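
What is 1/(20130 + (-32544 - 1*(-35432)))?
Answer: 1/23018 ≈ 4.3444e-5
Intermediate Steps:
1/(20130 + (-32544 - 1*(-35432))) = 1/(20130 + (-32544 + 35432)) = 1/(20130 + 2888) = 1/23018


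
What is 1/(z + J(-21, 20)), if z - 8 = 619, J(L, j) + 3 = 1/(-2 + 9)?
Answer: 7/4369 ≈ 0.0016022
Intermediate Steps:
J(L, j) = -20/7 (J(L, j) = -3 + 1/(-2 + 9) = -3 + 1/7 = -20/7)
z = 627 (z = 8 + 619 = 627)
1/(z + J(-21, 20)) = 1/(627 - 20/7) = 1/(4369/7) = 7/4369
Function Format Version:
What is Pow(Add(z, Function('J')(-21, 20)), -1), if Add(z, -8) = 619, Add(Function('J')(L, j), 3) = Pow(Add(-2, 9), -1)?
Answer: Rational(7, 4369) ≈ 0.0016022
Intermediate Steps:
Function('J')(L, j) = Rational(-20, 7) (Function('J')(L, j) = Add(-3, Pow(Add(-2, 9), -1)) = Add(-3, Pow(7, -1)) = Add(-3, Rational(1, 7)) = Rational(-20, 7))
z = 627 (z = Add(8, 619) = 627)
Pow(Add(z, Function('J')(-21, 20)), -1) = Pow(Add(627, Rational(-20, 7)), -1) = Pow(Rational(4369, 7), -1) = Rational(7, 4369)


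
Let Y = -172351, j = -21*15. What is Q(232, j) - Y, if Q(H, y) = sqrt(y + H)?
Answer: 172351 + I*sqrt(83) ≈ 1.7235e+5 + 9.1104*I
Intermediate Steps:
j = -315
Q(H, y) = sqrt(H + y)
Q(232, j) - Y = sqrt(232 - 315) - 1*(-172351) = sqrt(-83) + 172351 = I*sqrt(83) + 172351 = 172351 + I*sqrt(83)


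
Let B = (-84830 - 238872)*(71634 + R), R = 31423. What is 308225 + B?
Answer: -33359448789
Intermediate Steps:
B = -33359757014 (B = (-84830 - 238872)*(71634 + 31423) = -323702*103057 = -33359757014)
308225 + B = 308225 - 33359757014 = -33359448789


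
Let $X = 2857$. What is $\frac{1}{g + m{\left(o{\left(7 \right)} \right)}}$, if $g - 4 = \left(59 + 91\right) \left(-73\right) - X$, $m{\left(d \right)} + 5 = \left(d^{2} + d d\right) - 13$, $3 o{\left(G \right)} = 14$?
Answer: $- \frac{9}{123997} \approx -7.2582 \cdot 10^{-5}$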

※ ※ ※

> **Task objective**
Would you restate every record word for word?

> **Response below**
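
What is 1/(20130 + (-32544 - 1*(-35432)))?
Answer: 1/23018 ≈ 4.3444e-5
Intermediate Steps:
1/(20130 + (-32544 - 1*(-35432))) = 1/(20130 + (-32544 + 35432)) = 1/(20130 + 2888) = 1/23018


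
What is 1/(z + J(-21, 20)), if z - 8 = 619, J(L, j) + 3 = 1/(-2 + 9)?
Answer: 7/4369 ≈ 0.0016022
Intermediate Steps:
J(L, j) = -20/7 (J(L, j) = -3 + 1/(-2 + 9) = -3 + 1/7 = -20/7)
z = 627 (z = 8 + 619 = 627)
1/(z + J(-21, 20)) = 1/(627 - 20/7) = 1/(4369/7) = 7/4369
Function Format Version:
What is Pow(Add(z, Function('J')(-21, 20)), -1), if Add(z, -8) = 619, Add(Function('J')(L, j), 3) = Pow(Add(-2, 9), -1)?
Answer: Rational(7, 4369) ≈ 0.0016022
Intermediate Steps:
Function('J')(L, j) = Rational(-20, 7) (Function('J')(L, j) = Add(-3, Pow(Add(-2, 9), -1)) = Add(-3, Pow(7, -1)) = Add(-3, Rational(1, 7)) = Rational(-20, 7))
z = 627 (z = Add(8, 619) = 627)
Pow(Add(z, Function('J')(-21, 20)), -1) = Pow(Add(627, Rational(-20, 7)), -1) = Pow(Rational(4369, 7), -1) = Rational(7, 4369)


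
Let Y = -172351, j = -21*15. What is Q(232, j) - Y, if Q(H, y) = sqrt(y + H)?
Answer: 172351 + I*sqrt(83) ≈ 1.7235e+5 + 9.1104*I
Intermediate Steps:
j = -315
Q(H, y) = sqrt(H + y)
Q(232, j) - Y = sqrt(232 - 315) - 1*(-172351) = sqrt(-83) + 172351 = I*sqrt(83) + 172351 = 172351 + I*sqrt(83)


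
Let B = (-84830 - 238872)*(71634 + R), R = 31423. What is 308225 + B?
Answer: -33359448789
Intermediate Steps:
B = -33359757014 (B = (-84830 - 238872)*(71634 + 31423) = -323702*103057 = -33359757014)
308225 + B = 308225 - 33359757014 = -33359448789


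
Let $X = 2857$. What is $\frac{1}{g + m{\left(o{\left(7 \right)} \right)}}$, if $g - 4 = \left(59 + 91\right) \left(-73\right) - X$, $m{\left(d \right)} + 5 = \left(d^{2} + d d\right) - 13$, $3 o{\left(G \right)} = 14$?
Answer: $- \frac{9}{123997} \approx -7.2582 \cdot 10^{-5}$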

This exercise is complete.